(PROBLEM DETAILS): Return all of the material, keeping each line exactly as it is.

(EXERCISE DATA):
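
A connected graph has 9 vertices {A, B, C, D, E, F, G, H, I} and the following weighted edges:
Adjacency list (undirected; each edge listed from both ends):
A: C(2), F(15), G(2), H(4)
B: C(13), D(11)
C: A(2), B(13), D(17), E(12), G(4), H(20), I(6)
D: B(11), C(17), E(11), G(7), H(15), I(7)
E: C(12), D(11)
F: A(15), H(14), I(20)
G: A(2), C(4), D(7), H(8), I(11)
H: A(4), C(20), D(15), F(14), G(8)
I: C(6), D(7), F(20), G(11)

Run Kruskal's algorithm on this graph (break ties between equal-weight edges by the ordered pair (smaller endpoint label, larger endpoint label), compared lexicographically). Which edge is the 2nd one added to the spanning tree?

Kruskal's algorithm — process edges by increasing weight (ties by edge label):
A—C (2): add — endpoints in different components.
A—G (2): add — endpoints in different components.
A—H (4): add — endpoints in different components.
C—G (4): skip — C and G already connected.
C—I (6): add — endpoints in different components.
D—G (7): add — endpoints in different components.
D—I (7): skip — D and I already connected.
G—H (8): skip — G and H already connected.
B—D (11): add — endpoints in different components.
D—E (11): add — endpoints in different components.
G—I (11): skip — G and I already connected.
C—E (12): skip — C and E already connected.
B—C (13): skip — B and C already connected.
F—H (14): add — endpoints in different components.
The 2nd edge added is A—G.

A-G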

(ANSWER BOX):
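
A connected graph has 9 vertices {A, B, C, D, E, F, G, H, I} and the following weighted edges:
Adjacency list (undirected; each edge listed from both ends):
A: C(2), F(15), G(2), H(4)
B: C(13), D(11)
C: A(2), B(13), D(17), E(12), G(4), H(20), I(6)
D: B(11), C(17), E(11), G(7), H(15), I(7)
E: C(12), D(11)
F: A(15), H(14), I(20)
G: A(2), C(4), D(7), H(8), I(11)
H: A(4), C(20), D(15), F(14), G(8)
I: C(6), D(7), F(20), G(11)

Run Kruskal's algorithm on this graph (break ties between equal-weight edges by the ordered pair (smaller endpoint label, larger endpoint label), compared lexicographically). Which edge is the 2nd one added to the spanning tree?

Kruskal's algorithm — process edges by increasing weight (ties by edge label):
A—C (2): add — endpoints in different components.
A—G (2): add — endpoints in different components.
A—H (4): add — endpoints in different components.
C—G (4): skip — C and G already connected.
C—I (6): add — endpoints in different components.
D—G (7): add — endpoints in different components.
D—I (7): skip — D and I already connected.
G—H (8): skip — G and H already connected.
B—D (11): add — endpoints in different components.
D—E (11): add — endpoints in different components.
G—I (11): skip — G and I already connected.
C—E (12): skip — C and E already connected.
B—C (13): skip — B and C already connected.
F—H (14): add — endpoints in different components.
The 2nd edge added is A—G.

A-G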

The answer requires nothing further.